**Exercise**.
Extract the listing below in full, unchanged.

----- Dataset records

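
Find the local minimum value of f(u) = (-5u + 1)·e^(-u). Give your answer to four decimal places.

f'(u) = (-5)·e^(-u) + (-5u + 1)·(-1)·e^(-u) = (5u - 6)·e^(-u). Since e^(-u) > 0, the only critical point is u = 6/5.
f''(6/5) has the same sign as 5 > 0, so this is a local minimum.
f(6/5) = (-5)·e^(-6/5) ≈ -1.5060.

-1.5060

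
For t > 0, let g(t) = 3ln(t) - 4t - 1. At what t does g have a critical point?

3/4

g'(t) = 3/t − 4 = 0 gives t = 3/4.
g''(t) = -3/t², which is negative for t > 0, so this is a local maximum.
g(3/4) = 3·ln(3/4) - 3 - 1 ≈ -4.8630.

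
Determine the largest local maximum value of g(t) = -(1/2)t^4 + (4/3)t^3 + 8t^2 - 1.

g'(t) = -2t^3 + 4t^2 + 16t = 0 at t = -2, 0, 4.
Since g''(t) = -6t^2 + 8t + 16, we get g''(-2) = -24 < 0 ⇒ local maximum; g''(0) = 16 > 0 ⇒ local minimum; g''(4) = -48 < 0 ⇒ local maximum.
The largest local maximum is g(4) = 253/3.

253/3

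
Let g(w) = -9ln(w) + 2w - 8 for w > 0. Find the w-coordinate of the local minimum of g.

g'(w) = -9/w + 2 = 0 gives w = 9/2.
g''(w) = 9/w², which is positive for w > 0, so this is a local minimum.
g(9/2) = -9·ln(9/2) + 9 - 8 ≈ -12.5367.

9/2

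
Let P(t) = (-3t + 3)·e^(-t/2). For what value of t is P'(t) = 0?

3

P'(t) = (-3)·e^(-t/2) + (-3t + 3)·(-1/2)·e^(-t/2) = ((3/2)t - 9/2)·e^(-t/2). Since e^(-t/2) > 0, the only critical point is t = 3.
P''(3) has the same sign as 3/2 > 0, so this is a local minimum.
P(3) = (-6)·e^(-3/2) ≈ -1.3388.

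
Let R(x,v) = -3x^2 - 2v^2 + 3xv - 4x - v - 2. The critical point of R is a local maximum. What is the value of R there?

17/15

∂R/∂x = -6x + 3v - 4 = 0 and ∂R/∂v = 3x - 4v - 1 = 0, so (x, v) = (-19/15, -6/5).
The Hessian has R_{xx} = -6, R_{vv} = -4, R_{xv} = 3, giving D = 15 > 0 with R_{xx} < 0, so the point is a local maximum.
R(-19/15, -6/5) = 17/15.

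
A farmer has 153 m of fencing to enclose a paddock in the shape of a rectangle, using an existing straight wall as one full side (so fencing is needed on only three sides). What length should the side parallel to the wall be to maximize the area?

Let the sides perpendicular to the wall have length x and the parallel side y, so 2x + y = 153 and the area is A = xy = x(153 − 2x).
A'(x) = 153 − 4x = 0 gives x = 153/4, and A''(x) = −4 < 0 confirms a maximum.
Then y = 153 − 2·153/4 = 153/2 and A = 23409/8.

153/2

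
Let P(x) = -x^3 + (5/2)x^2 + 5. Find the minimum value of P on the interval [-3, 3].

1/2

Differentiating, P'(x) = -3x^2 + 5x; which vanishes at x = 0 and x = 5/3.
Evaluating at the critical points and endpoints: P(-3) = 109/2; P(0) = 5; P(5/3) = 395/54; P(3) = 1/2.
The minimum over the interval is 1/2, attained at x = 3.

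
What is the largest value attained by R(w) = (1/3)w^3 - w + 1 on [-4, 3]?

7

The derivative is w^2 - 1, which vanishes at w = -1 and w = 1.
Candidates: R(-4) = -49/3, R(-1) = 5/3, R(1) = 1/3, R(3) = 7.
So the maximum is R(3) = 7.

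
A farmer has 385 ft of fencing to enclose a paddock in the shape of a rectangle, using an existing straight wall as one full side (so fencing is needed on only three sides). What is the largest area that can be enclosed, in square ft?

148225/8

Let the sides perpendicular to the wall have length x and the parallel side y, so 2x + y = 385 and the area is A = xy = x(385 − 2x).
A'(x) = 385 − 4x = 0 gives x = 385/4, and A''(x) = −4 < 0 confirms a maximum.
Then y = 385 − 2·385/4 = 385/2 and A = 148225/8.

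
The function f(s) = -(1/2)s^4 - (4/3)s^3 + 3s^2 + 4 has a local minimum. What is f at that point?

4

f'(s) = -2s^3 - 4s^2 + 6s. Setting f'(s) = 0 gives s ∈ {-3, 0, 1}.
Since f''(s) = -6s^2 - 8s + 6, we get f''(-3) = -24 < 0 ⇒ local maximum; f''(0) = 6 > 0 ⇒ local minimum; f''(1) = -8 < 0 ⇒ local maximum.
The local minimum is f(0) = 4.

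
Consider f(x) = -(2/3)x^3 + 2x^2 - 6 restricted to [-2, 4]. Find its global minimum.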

----------

**Result below**.
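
Find the local minimum value of f(u) = (-5u + 1)·e^(-u). Give your answer to four decimal places.

f'(u) = (-5)·e^(-u) + (-5u + 1)·(-1)·e^(-u) = (5u - 6)·e^(-u). Since e^(-u) > 0, the only critical point is u = 6/5.
f''(6/5) has the same sign as 5 > 0, so this is a local minimum.
f(6/5) = (-5)·e^(-6/5) ≈ -1.5060.

-1.5060

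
For t > 0, let g(t) = 3ln(t) - 4t - 1. At what t does g have a critical point?

3/4

g'(t) = 3/t − 4 = 0 gives t = 3/4.
g''(t) = -3/t², which is negative for t > 0, so this is a local maximum.
g(3/4) = 3·ln(3/4) - 3 - 1 ≈ -4.8630.

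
Determine the largest local maximum value of g(t) = -(1/2)t^4 + (4/3)t^3 + 8t^2 - 1.

g'(t) = -2t^3 + 4t^2 + 16t = 0 at t = -2, 0, 4.
Since g''(t) = -6t^2 + 8t + 16, we get g''(-2) = -24 < 0 ⇒ local maximum; g''(0) = 16 > 0 ⇒ local minimum; g''(4) = -48 < 0 ⇒ local maximum.
The largest local maximum is g(4) = 253/3.

253/3

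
Let g(w) = -9ln(w) + 2w - 8 for w > 0. Find the w-coordinate of the local minimum of g.

g'(w) = -9/w + 2 = 0 gives w = 9/2.
g''(w) = 9/w², which is positive for w > 0, so this is a local minimum.
g(9/2) = -9·ln(9/2) + 9 - 8 ≈ -12.5367.

9/2

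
Let P(t) = (-3t + 3)·e^(-t/2). For what value of t is P'(t) = 0?

3

P'(t) = (-3)·e^(-t/2) + (-3t + 3)·(-1/2)·e^(-t/2) = ((3/2)t - 9/2)·e^(-t/2). Since e^(-t/2) > 0, the only critical point is t = 3.
P''(3) has the same sign as 3/2 > 0, so this is a local minimum.
P(3) = (-6)·e^(-3/2) ≈ -1.3388.

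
Let R(x,v) = -3x^2 - 2v^2 + 3xv - 4x - v - 2. The critical point of R is a local maximum. What is the value of R there?

17/15

∂R/∂x = -6x + 3v - 4 = 0 and ∂R/∂v = 3x - 4v - 1 = 0, so (x, v) = (-19/15, -6/5).
The Hessian has R_{xx} = -6, R_{vv} = -4, R_{xv} = 3, giving D = 15 > 0 with R_{xx} < 0, so the point is a local maximum.
R(-19/15, -6/5) = 17/15.

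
A farmer has 153 m of fencing to enclose a paddock in the shape of a rectangle, using an existing straight wall as one full side (so fencing is needed on only three sides). What length should the side parallel to the wall be to maximize the area?

Let the sides perpendicular to the wall have length x and the parallel side y, so 2x + y = 153 and the area is A = xy = x(153 − 2x).
A'(x) = 153 − 4x = 0 gives x = 153/4, and A''(x) = −4 < 0 confirms a maximum.
Then y = 153 − 2·153/4 = 153/2 and A = 23409/8.

153/2

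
Let P(x) = -x^3 + (5/2)x^2 + 5. Find the minimum value of P on the interval [-3, 3].

1/2

Differentiating, P'(x) = -3x^2 + 5x; which vanishes at x = 0 and x = 5/3.
Evaluating at the critical points and endpoints: P(-3) = 109/2; P(0) = 5; P(5/3) = 395/54; P(3) = 1/2.
The minimum over the interval is 1/2, attained at x = 3.

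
What is the largest value attained by R(w) = (1/3)w^3 - w + 1 on [-4, 3]?

7

The derivative is w^2 - 1, which vanishes at w = -1 and w = 1.
Candidates: R(-4) = -49/3, R(-1) = 5/3, R(1) = 1/3, R(3) = 7.
So the maximum is R(3) = 7.

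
A farmer has 385 ft of fencing to enclose a paddock in the shape of a rectangle, using an existing straight wall as one full side (so fencing is needed on only three sides). What is the largest area that can be enclosed, in square ft?

148225/8

Let the sides perpendicular to the wall have length x and the parallel side y, so 2x + y = 385 and the area is A = xy = x(385 − 2x).
A'(x) = 385 − 4x = 0 gives x = 385/4, and A''(x) = −4 < 0 confirms a maximum.
Then y = 385 − 2·385/4 = 385/2 and A = 148225/8.

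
The function f(s) = -(1/2)s^4 - (4/3)s^3 + 3s^2 + 4 has a local minimum. What is f at that point?

4

f'(s) = -2s^3 - 4s^2 + 6s. Setting f'(s) = 0 gives s ∈ {-3, 0, 1}.
Since f''(s) = -6s^2 - 8s + 6, we get f''(-3) = -24 < 0 ⇒ local maximum; f''(0) = 6 > 0 ⇒ local minimum; f''(1) = -8 < 0 ⇒ local maximum.
The local minimum is f(0) = 4.

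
Consider f(x) = -(2/3)x^3 + 2x^2 - 6 restricted to [-2, 4]. Find its global minimum.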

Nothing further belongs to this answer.